Set down again exactly the lines of the listing below that fall between the line holding "Let g = -32*u(-70, H(10, d)), j(C)" and the line holding "Answer: -9686", inclusive.
START DATASET CONTENT
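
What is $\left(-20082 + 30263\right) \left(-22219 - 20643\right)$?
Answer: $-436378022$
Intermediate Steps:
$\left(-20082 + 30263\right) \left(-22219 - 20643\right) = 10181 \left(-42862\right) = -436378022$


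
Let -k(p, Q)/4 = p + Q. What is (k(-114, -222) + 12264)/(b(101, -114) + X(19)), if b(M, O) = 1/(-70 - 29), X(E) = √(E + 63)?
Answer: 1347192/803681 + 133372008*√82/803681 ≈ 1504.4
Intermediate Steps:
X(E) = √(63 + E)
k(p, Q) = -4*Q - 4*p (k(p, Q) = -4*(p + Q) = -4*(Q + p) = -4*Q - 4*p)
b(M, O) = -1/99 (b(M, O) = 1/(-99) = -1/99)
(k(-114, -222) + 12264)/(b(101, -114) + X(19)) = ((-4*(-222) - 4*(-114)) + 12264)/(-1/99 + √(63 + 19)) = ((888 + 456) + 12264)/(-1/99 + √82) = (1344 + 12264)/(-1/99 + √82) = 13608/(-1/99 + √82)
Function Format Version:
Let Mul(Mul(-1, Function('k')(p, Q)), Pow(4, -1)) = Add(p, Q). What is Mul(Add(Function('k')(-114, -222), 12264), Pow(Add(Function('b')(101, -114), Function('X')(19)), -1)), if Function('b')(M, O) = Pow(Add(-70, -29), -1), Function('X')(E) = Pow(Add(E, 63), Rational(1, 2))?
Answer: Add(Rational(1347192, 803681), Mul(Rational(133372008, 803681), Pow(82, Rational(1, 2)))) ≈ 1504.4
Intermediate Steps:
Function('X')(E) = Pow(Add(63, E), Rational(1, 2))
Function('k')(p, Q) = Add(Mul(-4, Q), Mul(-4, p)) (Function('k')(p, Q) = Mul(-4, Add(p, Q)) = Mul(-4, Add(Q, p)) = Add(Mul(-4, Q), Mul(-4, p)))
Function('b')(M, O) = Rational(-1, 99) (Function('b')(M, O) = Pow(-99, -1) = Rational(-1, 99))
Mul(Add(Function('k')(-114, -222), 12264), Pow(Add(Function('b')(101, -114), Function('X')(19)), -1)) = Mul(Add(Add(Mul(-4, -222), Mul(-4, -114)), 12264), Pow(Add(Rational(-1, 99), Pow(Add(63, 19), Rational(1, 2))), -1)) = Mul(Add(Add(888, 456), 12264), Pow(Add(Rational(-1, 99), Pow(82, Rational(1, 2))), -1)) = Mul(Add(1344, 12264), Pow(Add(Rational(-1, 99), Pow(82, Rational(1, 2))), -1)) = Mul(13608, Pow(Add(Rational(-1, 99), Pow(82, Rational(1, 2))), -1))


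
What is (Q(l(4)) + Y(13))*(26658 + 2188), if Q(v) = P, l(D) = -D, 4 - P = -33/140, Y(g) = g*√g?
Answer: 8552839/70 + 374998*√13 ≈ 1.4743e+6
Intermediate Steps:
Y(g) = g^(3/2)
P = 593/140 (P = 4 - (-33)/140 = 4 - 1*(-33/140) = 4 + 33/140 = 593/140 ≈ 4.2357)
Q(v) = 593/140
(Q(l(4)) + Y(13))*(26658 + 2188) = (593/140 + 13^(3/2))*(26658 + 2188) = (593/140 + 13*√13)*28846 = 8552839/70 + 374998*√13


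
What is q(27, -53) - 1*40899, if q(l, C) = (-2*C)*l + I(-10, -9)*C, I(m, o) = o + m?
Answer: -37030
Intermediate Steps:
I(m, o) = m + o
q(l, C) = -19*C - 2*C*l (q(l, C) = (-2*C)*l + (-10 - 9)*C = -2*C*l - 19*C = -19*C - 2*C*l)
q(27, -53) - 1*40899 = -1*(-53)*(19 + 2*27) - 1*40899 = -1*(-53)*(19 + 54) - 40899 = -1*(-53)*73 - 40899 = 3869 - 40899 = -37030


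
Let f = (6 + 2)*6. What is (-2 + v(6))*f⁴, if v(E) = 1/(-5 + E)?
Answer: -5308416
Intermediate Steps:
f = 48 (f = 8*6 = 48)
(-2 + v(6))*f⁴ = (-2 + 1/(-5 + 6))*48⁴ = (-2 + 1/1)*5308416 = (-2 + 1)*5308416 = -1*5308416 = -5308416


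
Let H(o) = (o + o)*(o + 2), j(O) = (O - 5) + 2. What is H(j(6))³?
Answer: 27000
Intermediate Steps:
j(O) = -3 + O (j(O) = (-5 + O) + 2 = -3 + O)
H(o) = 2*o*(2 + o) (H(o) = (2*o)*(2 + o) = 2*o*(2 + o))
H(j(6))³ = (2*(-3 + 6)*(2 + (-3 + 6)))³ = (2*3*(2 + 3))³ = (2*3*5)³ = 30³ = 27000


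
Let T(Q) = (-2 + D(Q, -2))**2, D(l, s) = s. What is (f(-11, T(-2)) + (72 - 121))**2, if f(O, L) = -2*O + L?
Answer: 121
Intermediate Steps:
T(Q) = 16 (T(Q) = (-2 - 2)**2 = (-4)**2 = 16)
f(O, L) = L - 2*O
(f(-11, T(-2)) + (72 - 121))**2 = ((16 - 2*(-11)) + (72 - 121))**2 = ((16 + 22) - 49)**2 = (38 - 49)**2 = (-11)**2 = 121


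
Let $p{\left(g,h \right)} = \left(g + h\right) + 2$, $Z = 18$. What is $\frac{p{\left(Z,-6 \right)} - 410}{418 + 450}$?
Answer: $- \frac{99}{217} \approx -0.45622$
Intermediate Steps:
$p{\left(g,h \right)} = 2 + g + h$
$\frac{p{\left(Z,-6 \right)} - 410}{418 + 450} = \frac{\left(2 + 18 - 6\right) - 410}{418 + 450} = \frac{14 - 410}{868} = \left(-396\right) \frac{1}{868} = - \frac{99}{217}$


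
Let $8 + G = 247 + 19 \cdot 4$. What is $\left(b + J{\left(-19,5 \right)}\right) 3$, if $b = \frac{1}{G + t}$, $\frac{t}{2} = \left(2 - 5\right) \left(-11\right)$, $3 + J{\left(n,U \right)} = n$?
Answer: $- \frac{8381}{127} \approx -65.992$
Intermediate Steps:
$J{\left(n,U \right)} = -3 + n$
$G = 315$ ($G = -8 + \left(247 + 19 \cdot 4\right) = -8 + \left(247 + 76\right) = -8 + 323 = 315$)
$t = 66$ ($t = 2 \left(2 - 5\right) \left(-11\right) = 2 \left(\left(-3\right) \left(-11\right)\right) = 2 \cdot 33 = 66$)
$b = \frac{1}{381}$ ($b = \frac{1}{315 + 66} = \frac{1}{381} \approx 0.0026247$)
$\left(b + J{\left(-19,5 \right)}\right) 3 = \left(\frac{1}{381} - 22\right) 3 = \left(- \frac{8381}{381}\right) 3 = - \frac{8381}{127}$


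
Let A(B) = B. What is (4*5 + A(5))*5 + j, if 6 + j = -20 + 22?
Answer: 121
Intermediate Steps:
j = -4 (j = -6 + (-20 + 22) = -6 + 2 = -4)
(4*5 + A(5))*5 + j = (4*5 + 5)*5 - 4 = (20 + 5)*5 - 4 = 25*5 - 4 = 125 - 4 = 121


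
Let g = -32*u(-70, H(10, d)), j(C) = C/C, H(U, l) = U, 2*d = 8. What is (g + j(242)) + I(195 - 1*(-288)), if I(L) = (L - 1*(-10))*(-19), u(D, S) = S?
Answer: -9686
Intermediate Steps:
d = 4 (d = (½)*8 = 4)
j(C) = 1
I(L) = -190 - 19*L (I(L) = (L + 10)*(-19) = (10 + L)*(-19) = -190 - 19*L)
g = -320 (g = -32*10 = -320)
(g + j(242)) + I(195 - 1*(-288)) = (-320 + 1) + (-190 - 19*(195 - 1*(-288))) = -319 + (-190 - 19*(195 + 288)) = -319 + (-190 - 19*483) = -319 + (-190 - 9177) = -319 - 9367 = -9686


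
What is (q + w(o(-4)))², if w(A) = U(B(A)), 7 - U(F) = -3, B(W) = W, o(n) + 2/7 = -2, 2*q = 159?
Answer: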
END DATASET CONTENT
WRITTEN REPLY:
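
Let g = -32*u(-70, H(10, d)), j(C) = C/C, H(U, l) = U, 2*d = 8. What is (g + j(242)) + I(195 - 1*(-288)), if I(L) = (L - 1*(-10))*(-19), u(D, S) = S?
Answer: -9686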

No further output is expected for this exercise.